## To do
Extract the complete data exactly as given.

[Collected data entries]
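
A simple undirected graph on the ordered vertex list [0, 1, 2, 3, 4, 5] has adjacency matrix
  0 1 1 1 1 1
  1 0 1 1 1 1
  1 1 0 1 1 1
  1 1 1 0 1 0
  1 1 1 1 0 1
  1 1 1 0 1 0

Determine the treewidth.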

## Answer space
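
A simple undirected graph on the ordered vertex list [0, 1, 2, 3, 4, 5] has adjacency matrix
  0 1 1 1 1 1
  1 0 1 1 1 1
  1 1 0 1 1 1
  1 1 1 0 1 0
  1 1 1 1 0 1
  1 1 1 0 1 0

Determine the treewidth.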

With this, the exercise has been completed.